_Work instruction_: If a line in the data below contains "bases", copy it.

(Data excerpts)

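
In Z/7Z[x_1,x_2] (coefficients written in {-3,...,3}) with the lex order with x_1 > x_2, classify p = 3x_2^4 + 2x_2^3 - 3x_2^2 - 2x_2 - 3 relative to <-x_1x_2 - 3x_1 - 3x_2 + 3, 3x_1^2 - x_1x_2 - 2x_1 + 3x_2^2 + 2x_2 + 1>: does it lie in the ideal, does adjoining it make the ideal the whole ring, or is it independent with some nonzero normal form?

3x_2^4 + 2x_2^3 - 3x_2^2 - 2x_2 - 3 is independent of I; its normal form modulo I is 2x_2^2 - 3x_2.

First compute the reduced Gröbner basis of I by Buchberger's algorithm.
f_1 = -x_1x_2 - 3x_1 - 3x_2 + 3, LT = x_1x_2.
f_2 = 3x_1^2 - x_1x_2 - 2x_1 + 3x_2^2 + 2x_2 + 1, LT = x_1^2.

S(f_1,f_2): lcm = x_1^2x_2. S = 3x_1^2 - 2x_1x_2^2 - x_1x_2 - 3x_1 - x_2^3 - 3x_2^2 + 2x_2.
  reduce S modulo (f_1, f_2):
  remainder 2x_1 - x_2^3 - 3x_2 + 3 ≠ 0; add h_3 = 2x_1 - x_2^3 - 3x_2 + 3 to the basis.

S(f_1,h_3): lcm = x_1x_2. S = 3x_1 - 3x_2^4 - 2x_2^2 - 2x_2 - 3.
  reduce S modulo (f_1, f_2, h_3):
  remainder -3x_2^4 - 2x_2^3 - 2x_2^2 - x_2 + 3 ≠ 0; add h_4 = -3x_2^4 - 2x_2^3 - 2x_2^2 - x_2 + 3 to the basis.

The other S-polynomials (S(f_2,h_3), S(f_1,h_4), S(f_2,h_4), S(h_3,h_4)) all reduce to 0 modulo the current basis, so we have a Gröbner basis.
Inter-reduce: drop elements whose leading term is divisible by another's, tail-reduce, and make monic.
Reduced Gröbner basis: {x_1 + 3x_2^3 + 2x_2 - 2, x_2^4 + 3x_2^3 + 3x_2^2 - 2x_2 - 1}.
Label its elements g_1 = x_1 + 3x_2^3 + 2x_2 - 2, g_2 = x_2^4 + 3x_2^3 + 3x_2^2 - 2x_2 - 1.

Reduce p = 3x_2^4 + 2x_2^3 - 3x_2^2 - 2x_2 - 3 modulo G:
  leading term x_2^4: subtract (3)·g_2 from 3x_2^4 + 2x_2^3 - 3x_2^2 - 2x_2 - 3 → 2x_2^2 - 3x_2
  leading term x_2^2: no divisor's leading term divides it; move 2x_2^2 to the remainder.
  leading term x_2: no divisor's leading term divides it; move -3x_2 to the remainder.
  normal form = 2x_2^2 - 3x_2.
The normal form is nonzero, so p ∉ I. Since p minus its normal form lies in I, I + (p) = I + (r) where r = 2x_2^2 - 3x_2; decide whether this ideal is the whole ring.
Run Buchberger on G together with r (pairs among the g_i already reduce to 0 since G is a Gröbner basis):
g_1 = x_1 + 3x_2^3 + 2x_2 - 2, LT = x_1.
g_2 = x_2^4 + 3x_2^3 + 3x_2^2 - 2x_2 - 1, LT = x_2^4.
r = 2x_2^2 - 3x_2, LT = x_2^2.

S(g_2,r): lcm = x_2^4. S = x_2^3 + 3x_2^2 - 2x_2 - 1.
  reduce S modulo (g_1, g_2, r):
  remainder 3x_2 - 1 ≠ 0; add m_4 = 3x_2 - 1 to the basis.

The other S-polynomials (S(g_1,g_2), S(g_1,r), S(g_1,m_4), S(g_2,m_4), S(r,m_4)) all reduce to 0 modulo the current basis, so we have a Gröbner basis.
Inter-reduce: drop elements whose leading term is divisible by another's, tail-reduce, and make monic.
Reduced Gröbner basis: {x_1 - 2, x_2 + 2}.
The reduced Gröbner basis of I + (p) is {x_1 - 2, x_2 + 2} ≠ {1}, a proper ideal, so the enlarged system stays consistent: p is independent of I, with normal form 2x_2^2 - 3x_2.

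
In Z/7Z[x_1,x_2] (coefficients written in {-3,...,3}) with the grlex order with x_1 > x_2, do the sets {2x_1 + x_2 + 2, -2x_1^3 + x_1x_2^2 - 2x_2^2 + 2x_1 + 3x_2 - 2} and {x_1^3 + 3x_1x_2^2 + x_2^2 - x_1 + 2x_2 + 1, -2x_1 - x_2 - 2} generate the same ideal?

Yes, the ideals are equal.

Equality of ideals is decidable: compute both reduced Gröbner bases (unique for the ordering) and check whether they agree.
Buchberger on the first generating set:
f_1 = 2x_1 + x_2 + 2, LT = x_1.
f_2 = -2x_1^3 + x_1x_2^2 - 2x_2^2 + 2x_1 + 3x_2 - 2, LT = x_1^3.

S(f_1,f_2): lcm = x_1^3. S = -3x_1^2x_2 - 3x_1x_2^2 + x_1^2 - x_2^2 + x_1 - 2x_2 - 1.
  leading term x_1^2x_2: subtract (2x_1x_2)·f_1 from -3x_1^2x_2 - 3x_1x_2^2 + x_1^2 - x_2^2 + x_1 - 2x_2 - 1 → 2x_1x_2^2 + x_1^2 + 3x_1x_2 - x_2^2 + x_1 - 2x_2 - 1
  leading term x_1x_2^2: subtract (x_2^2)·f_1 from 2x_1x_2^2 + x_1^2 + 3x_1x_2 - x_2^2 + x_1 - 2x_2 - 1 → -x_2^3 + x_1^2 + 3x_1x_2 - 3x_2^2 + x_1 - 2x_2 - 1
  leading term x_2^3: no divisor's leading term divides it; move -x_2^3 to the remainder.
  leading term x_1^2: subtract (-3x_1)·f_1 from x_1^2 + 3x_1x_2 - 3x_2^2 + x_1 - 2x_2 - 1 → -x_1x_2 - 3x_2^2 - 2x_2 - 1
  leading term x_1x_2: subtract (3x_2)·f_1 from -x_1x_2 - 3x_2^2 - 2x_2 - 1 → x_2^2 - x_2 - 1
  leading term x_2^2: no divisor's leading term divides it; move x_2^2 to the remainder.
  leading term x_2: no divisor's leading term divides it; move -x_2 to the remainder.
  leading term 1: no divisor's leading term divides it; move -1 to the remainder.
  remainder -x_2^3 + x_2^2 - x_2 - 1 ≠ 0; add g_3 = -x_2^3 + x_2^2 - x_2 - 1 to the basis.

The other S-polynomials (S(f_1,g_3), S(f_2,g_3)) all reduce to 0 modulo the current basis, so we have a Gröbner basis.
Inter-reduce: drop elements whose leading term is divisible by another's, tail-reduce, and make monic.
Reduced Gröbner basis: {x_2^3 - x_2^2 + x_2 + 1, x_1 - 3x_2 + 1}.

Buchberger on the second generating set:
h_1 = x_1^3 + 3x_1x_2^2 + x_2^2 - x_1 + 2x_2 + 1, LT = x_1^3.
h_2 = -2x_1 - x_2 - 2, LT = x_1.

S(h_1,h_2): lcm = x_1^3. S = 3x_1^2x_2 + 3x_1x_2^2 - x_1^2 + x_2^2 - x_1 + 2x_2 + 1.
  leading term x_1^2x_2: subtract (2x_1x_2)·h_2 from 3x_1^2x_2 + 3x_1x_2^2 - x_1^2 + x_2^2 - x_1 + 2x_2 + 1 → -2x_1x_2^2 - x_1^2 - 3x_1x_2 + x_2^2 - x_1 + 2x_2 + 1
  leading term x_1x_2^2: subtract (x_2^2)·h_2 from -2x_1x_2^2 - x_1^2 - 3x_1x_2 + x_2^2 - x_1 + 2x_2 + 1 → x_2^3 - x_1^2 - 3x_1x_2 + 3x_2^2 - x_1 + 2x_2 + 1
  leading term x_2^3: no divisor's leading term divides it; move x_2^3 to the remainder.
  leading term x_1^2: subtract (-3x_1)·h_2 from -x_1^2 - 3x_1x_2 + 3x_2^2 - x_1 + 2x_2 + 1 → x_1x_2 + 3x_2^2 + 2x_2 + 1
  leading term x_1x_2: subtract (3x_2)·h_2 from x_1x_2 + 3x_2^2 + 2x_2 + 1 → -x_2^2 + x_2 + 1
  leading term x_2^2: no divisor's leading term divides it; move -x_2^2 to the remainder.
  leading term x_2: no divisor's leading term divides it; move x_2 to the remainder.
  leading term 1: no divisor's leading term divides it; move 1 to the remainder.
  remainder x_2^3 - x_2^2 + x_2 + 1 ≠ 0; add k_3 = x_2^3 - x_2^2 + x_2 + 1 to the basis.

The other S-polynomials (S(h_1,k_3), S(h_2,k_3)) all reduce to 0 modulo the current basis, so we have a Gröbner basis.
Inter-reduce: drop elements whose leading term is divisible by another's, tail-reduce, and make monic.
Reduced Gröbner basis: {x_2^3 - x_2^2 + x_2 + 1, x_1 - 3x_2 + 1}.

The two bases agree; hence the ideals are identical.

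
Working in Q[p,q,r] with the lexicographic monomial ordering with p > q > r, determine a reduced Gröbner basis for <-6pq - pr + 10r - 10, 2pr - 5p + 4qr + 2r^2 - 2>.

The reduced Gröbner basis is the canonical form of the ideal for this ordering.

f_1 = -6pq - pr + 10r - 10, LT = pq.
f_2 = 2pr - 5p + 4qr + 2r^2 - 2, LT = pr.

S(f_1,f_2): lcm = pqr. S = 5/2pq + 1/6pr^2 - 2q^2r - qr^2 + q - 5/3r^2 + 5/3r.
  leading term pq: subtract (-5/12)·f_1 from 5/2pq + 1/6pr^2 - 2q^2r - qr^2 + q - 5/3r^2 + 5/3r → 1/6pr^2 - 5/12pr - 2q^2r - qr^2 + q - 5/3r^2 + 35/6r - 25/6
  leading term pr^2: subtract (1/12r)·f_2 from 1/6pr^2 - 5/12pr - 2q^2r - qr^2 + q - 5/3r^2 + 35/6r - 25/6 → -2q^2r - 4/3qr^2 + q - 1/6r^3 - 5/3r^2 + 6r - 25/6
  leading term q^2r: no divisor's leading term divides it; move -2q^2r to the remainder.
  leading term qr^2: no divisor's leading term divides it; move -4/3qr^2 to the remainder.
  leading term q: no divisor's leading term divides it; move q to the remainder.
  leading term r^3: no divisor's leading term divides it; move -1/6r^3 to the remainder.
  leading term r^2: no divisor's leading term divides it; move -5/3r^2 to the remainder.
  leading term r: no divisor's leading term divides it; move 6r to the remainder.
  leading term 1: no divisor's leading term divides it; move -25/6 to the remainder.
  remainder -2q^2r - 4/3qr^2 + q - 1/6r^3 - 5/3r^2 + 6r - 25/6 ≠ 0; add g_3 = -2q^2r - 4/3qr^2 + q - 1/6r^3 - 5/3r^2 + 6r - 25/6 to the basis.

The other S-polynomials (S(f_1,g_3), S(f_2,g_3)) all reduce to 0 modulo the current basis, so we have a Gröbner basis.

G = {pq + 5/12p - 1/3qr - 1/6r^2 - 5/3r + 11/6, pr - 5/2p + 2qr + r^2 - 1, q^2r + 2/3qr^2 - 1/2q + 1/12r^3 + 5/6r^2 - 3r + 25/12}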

_Completed exercise_:
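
Equality of ideals is decidable: compute both reduced Gröbner bases (unique for the ordering) and check whether they agree.
The two bases agree; hence the ideals are identical.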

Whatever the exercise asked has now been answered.